*Your objective*
Provide again, from the entries below, every line from the one containing "if $p = 13$?" through the one containing "Answer: $-3430$", exactly as written, and no other line.

==== Material to process ====

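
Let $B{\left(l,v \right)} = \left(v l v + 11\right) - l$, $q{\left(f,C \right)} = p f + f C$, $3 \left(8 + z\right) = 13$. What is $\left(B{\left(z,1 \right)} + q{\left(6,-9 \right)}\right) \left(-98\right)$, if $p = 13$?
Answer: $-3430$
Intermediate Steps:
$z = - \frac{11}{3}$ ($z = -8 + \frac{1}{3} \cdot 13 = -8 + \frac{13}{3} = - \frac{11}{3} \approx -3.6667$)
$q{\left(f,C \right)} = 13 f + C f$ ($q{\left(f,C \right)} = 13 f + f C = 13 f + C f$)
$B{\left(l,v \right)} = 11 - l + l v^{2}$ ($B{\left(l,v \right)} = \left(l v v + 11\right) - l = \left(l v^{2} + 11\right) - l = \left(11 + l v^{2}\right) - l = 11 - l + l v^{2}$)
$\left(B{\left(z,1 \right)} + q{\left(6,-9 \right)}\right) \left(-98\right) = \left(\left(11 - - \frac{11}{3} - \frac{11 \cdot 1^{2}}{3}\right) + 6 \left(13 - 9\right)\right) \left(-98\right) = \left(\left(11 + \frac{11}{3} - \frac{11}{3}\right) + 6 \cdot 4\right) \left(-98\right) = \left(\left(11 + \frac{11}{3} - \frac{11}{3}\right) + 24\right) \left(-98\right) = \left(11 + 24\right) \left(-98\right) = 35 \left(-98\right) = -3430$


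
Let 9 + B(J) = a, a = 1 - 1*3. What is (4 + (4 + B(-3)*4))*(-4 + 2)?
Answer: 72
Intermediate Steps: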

====
==== Material to process ====

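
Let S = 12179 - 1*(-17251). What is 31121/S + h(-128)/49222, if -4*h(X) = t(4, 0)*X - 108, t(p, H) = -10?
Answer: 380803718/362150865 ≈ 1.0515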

====

*Solved problem*
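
Let $B{\left(l,v \right)} = \left(v l v + 11\right) - l$, $q{\left(f,C \right)} = p f + f C$, $3 \left(8 + z\right) = 13$. What is $\left(B{\left(z,1 \right)} + q{\left(6,-9 \right)}\right) \left(-98\right)$, if $p = 13$?
Answer: $-3430$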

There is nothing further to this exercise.